Top of MATERIAL SHOWN
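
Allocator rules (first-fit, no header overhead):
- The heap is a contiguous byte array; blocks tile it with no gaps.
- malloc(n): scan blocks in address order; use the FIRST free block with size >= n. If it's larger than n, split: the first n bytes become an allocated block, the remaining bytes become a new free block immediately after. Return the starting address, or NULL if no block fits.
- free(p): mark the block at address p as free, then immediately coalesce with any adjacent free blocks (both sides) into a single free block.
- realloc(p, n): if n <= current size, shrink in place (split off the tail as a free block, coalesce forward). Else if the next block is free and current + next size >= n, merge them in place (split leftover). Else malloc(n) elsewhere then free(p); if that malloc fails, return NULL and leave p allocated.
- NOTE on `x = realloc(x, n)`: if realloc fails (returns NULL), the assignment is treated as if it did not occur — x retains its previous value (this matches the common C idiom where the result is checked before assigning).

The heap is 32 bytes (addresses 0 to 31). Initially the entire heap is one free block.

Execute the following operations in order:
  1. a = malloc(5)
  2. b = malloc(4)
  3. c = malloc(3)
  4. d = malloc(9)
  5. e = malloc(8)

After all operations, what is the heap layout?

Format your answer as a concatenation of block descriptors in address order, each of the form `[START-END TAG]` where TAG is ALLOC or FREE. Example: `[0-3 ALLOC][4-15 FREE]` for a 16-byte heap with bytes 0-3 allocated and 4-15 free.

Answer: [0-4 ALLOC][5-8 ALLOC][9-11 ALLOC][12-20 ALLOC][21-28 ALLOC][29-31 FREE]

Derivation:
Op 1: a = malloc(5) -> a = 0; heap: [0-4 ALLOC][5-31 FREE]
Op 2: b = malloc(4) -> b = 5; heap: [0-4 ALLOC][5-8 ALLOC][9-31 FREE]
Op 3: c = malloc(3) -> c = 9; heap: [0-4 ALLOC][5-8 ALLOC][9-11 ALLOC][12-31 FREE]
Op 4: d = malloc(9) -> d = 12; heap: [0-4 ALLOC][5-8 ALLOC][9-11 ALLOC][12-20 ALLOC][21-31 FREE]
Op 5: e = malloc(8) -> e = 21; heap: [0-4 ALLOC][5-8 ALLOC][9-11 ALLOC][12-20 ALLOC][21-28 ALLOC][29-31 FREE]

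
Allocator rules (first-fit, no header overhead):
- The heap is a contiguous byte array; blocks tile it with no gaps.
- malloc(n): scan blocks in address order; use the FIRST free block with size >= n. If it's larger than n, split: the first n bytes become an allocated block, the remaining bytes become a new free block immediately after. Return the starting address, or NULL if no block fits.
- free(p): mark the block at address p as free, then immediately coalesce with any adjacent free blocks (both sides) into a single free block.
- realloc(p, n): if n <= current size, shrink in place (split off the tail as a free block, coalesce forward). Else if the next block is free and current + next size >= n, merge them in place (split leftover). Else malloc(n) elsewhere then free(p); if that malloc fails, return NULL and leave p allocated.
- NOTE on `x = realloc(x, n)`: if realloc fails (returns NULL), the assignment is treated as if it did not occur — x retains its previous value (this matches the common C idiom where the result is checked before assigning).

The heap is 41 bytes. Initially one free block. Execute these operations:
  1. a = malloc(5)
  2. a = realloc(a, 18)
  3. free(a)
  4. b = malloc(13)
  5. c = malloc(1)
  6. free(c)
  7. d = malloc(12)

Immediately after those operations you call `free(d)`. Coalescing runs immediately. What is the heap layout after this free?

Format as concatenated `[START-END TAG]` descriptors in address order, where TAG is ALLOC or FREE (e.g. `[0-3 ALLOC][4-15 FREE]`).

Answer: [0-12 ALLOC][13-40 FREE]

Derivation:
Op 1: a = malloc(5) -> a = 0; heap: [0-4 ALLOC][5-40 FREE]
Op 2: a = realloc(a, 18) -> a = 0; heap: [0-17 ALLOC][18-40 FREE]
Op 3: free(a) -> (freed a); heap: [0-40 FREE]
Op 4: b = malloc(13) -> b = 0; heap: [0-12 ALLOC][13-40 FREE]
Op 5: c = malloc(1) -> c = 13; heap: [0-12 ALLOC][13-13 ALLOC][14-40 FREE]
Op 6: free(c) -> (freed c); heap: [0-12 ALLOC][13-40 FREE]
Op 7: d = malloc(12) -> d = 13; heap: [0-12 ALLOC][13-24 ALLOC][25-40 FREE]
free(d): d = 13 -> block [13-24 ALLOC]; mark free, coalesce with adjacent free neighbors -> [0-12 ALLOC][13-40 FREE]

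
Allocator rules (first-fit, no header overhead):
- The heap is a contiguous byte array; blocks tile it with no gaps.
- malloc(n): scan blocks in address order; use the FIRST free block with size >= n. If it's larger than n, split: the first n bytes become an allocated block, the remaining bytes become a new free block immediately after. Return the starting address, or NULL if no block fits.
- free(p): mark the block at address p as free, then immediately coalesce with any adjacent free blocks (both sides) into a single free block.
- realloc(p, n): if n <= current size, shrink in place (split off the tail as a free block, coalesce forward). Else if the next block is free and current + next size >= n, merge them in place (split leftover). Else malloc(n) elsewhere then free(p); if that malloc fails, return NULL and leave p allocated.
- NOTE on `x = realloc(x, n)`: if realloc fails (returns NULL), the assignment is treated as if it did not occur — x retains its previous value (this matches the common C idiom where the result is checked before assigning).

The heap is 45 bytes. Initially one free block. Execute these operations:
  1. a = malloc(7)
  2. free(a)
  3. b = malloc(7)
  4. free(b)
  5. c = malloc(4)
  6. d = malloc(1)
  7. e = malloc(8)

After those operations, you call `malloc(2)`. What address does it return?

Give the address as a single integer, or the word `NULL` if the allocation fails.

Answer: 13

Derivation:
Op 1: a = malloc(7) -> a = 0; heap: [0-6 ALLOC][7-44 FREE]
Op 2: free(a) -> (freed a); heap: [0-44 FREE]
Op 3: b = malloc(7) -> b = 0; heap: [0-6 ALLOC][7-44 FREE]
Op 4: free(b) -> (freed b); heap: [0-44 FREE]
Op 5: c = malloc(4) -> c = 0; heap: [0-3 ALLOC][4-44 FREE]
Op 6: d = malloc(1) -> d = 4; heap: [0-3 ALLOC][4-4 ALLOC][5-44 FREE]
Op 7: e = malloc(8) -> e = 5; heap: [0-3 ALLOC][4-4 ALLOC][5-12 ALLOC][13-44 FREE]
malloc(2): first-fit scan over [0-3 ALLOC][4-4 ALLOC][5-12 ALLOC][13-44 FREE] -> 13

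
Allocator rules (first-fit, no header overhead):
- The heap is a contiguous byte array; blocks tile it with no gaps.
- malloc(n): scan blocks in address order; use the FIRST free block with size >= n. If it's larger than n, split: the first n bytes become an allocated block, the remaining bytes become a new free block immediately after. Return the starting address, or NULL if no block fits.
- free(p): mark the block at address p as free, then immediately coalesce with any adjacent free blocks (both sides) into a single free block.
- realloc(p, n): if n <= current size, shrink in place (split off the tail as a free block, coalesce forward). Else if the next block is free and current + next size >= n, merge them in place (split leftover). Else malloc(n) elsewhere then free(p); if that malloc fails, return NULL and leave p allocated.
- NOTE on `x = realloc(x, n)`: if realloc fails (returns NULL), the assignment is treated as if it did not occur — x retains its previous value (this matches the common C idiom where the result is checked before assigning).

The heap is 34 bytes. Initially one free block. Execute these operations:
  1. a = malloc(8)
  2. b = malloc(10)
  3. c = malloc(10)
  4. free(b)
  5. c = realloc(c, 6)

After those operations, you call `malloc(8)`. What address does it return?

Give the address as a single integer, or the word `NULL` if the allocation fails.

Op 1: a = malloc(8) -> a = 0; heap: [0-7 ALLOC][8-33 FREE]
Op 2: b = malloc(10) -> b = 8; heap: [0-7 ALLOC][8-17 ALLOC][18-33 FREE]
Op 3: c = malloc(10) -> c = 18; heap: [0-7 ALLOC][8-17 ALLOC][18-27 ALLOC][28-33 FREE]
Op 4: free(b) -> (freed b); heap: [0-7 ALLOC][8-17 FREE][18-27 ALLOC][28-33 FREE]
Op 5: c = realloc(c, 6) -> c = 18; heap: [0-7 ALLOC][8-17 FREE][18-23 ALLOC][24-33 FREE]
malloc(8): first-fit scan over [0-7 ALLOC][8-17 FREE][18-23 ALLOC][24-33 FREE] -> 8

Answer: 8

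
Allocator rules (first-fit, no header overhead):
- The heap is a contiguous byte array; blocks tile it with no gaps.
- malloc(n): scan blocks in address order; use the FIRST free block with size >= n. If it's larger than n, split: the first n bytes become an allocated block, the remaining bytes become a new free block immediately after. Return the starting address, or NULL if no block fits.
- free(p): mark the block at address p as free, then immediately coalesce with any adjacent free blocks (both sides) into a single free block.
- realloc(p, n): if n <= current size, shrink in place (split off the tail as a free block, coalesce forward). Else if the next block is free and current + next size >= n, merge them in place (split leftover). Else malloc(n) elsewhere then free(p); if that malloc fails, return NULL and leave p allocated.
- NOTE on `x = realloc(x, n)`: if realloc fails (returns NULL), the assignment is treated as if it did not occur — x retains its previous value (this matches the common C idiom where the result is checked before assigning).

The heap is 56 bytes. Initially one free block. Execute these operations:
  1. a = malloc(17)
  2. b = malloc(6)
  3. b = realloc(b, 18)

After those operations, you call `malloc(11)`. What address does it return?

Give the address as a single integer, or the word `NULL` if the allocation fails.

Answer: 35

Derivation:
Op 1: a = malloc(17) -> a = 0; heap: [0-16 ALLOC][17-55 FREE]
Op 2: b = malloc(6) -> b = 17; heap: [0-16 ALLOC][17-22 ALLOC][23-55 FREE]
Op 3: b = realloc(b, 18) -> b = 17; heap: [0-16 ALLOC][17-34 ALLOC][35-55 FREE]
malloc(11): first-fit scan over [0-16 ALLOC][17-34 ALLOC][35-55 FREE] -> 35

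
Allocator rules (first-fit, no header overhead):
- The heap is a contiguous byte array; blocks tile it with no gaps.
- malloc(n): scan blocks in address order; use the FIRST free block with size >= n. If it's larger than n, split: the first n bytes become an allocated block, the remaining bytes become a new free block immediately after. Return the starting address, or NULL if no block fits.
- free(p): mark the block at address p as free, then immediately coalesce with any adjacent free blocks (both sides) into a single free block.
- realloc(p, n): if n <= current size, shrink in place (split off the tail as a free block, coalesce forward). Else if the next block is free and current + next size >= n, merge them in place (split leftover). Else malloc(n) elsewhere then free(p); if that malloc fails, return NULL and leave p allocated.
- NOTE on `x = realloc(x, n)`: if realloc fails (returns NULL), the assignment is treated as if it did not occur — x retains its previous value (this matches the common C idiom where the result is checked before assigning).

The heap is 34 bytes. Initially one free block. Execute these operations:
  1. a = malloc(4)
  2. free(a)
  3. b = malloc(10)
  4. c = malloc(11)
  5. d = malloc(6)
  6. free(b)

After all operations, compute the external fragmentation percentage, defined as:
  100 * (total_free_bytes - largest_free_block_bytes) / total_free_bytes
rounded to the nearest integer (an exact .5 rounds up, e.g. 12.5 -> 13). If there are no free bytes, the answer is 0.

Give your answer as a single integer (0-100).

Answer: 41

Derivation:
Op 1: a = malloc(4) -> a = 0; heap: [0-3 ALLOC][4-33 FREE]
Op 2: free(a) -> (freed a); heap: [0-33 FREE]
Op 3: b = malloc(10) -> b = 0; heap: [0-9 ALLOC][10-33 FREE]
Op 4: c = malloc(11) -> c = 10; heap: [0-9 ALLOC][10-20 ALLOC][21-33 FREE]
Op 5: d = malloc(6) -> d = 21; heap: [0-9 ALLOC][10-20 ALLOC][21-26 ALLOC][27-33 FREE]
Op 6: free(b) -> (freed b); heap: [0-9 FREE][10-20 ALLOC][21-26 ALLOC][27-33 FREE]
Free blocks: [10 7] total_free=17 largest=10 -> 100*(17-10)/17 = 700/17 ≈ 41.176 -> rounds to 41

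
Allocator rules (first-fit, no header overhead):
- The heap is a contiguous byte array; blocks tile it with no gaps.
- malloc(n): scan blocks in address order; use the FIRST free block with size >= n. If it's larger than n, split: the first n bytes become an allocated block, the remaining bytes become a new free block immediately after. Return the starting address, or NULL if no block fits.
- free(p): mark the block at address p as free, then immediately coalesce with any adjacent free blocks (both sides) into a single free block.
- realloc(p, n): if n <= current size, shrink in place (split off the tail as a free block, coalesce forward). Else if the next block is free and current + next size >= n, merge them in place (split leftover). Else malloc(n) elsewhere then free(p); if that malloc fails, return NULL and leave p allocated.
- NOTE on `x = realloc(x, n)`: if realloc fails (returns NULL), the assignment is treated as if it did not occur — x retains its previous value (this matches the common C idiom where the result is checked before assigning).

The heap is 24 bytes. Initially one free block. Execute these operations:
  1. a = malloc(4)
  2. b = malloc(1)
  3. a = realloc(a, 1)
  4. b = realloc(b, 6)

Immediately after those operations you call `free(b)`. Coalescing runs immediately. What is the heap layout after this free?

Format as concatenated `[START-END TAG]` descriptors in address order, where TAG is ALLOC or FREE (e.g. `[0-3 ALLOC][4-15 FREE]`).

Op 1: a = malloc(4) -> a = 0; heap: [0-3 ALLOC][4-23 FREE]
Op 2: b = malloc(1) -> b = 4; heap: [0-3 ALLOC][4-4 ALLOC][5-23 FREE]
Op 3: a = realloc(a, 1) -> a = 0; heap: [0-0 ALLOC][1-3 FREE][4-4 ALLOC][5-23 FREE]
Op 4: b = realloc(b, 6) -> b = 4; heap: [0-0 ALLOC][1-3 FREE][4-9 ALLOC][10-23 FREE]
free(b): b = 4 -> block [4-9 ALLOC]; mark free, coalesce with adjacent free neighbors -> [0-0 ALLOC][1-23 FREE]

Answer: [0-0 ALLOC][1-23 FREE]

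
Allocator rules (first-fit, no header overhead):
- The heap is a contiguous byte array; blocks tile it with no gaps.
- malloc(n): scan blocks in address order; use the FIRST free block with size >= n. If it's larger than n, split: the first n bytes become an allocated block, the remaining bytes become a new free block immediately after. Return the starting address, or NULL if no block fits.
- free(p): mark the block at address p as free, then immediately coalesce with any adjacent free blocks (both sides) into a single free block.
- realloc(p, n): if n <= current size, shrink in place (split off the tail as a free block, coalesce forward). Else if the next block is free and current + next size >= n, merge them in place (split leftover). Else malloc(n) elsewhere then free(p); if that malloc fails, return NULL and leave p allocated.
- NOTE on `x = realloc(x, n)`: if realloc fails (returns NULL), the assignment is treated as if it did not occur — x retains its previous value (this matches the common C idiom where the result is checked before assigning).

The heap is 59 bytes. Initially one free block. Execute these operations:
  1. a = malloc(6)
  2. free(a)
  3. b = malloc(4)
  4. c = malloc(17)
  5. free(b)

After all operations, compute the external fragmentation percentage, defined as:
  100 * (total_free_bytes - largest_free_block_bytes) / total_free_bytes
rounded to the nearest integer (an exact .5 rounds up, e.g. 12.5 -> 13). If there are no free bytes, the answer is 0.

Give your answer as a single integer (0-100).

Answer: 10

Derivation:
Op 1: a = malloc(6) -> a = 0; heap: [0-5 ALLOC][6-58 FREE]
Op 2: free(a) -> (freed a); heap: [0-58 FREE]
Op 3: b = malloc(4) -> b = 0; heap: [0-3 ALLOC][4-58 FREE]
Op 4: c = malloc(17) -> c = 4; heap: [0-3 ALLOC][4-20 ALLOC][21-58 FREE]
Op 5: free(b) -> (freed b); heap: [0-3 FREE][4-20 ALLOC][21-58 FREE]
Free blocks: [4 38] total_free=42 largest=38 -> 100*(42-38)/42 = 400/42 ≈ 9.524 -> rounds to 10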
Bottom of MATERIAL SHOWN
> EXERCISE AIM
Where the word "Coalescing" appears in a line of the entries, copy that line.

> YOUR SOLUTION
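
Immediately after those operations you call `free(d)`. Coalescing runs immediately. What is the heap layout after this free?
Immediately after those operations you call `free(b)`. Coalescing runs immediately. What is the heap layout after this free?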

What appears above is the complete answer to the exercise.